DIRECTIONS: Transcribe the records below. Leave every line exactly as written.
______________________________
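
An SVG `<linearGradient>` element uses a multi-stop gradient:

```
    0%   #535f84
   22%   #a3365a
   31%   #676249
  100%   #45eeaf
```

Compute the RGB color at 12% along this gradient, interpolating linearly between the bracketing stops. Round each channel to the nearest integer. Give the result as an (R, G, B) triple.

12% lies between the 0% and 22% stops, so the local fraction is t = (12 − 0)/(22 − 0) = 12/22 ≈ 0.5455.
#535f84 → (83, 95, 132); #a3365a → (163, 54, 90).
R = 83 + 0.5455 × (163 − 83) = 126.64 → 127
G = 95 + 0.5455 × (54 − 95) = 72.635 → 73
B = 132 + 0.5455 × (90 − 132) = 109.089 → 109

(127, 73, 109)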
______________________________
OUTPUT FOR THIS TASK:
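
An SVG `<linearGradient>` element uses a multi-stop gradient:

```
    0%   #535f84
   22%   #a3365a
   31%   #676249
  100%   #45eeaf
```

Compute the RGB color at 12% along this gradient, interpolating linearly between the bracketing stops. Round each channel to the nearest integer. Give the result as an (R, G, B) triple.

12% lies between the 0% and 22% stops, so the local fraction is t = (12 − 0)/(22 − 0) = 12/22 ≈ 0.5455.
#535f84 → (83, 95, 132); #a3365a → (163, 54, 90).
R = 83 + 0.5455 × (163 − 83) = 126.64 → 127
G = 95 + 0.5455 × (54 − 95) = 72.635 → 73
B = 132 + 0.5455 × (90 − 132) = 109.089 → 109

(127, 73, 109)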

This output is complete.